Problem requirements: Search the records below for "A slab-ocean model". Return that line and all remaining lines exactly.

Listed records:
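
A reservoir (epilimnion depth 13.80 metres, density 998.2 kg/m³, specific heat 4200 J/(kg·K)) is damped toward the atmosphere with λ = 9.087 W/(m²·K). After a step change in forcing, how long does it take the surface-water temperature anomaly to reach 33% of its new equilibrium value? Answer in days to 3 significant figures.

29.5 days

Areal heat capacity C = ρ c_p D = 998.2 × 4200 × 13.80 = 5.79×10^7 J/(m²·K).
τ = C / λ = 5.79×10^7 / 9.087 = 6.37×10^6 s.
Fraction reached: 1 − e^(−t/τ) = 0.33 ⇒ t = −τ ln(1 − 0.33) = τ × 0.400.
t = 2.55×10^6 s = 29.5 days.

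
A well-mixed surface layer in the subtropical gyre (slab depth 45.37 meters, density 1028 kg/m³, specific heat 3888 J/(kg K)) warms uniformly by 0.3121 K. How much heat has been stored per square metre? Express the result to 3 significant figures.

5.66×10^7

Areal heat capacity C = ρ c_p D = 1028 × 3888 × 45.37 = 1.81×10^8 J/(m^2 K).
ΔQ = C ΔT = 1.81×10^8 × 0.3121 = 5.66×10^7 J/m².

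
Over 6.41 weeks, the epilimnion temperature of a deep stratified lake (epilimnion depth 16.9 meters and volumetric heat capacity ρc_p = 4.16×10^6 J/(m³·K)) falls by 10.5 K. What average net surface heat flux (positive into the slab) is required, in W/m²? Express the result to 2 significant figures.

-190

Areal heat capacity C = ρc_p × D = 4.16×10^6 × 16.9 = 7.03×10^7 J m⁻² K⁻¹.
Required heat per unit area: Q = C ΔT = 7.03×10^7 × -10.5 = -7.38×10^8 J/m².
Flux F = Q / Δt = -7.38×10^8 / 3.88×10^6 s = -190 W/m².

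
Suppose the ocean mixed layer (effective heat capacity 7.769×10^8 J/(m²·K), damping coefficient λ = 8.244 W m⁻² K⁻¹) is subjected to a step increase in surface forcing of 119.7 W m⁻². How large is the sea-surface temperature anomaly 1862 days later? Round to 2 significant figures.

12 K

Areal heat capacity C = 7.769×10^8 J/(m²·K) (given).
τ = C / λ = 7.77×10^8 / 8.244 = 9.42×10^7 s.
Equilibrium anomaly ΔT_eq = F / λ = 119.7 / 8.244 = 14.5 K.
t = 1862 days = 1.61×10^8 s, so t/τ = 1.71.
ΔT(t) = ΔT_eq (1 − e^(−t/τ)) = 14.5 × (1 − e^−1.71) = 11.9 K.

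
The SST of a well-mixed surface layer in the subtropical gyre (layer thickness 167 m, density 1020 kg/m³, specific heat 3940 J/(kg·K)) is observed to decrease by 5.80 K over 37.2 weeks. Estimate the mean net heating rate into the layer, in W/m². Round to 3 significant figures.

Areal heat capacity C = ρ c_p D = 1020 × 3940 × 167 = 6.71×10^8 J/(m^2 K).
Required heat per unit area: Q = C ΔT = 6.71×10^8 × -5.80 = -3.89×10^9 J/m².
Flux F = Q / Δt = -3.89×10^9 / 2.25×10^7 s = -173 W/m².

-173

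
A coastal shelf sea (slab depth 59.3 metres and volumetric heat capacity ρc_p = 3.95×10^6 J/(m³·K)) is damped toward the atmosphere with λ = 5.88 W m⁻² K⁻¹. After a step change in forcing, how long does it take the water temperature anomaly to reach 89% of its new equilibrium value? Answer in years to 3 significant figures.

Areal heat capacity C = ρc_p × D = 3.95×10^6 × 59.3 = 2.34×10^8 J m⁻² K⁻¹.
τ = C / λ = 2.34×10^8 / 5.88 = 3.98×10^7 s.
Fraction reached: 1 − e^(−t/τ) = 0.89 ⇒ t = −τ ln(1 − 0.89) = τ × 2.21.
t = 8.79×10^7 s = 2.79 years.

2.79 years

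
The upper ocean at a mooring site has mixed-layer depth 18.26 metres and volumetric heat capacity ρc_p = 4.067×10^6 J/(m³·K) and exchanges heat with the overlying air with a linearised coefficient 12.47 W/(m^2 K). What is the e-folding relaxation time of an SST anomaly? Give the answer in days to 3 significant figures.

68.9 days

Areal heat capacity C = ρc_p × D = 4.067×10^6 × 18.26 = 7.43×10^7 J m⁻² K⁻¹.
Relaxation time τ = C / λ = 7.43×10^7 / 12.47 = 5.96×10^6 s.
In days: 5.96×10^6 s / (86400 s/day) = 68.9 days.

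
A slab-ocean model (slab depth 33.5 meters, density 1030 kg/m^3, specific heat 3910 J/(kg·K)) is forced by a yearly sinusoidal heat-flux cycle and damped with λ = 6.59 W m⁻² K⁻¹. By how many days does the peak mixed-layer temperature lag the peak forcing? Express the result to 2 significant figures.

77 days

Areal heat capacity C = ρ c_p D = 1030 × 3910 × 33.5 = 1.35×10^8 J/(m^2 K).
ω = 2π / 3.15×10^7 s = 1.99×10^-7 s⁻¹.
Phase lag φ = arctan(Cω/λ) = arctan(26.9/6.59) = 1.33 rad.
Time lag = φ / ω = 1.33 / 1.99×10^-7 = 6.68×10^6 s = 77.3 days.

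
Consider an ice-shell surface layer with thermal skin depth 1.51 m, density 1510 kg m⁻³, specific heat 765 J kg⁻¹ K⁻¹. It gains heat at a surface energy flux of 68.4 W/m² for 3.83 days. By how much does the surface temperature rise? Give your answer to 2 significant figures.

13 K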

Task output:
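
A slab-ocean model (slab depth 33.5 meters, density 1030 kg/m^3, specific heat 3910 J/(kg·K)) is forced by a yearly sinusoidal heat-flux cycle and damped with λ = 6.59 W m⁻² K⁻¹. By how many days does the peak mixed-layer temperature lag the peak forcing? Express the result to 2 significant figures.

77 days

Areal heat capacity C = ρ c_p D = 1030 × 3910 × 33.5 = 1.35×10^8 J/(m^2 K).
ω = 2π / 3.15×10^7 s = 1.99×10^-7 s⁻¹.
Phase lag φ = arctan(Cω/λ) = arctan(26.9/6.59) = 1.33 rad.
Time lag = φ / ω = 1.33 / 1.99×10^-7 = 6.68×10^6 s = 77.3 days.

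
Consider an ice-shell surface layer with thermal skin depth 1.51 m, density 1510 kg m⁻³, specific heat 765 J kg⁻¹ K⁻¹. It gains heat at a surface energy flux of 68.4 W/m² for 3.83 days. By how much does the surface temperature rise? Give your answer to 2 significant figures.

13 K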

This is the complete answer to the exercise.